RAW DATA Start Marker

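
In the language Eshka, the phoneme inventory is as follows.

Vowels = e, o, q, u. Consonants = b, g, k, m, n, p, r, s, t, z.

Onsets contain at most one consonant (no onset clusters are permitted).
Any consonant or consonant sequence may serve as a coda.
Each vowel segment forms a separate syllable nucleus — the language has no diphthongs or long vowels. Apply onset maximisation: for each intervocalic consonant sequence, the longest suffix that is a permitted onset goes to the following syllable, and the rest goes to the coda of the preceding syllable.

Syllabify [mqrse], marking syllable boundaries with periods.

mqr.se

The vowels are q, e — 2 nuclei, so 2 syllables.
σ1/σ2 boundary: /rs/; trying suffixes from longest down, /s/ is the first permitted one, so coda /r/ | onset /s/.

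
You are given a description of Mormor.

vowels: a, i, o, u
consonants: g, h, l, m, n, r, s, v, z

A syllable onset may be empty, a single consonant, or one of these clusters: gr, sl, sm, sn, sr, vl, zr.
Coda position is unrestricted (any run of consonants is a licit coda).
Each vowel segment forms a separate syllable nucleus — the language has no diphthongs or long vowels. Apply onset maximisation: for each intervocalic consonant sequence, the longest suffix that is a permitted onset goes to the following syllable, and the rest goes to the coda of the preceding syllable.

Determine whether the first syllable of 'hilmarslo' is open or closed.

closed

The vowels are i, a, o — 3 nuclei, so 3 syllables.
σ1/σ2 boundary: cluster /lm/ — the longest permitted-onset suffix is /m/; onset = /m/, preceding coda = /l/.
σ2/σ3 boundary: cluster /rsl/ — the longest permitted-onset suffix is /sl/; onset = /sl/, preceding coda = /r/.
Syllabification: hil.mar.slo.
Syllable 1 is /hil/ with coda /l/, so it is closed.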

RAW DATA End Marker

WHAT YOU ARE ASKED TO DO:
Please return only the lines above, starting at the line that has "Vowels = e, o, q, u." and ending at the line that has "A syllable onset", keeping both and leaving each one unchanged.

ANSWER SPACE:
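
Vowels = e, o, q, u. Consonants = b, g, k, m, n, p, r, s, t, z.

Onsets contain at most one consonant (no onset clusters are permitted).
Any consonant or consonant sequence may serve as a coda.
Each vowel segment forms a separate syllable nucleus — the language has no diphthongs or long vowels. Apply onset maximisation: for each intervocalic consonant sequence, the longest suffix that is a permitted onset goes to the following syllable, and the rest goes to the coda of the preceding syllable.

Syllabify [mqrse], marking syllable boundaries with periods.

mqr.se

The vowels are q, e — 2 nuclei, so 2 syllables.
σ1/σ2 boundary: /rs/; trying suffixes from longest down, /s/ is the first permitted one, so coda /r/ | onset /s/.

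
You are given a description of Mormor.

vowels: a, i, o, u
consonants: g, h, l, m, n, r, s, v, z

A syllable onset may be empty, a single consonant, or one of these clusters: gr, sl, sm, sn, sr, vl, zr.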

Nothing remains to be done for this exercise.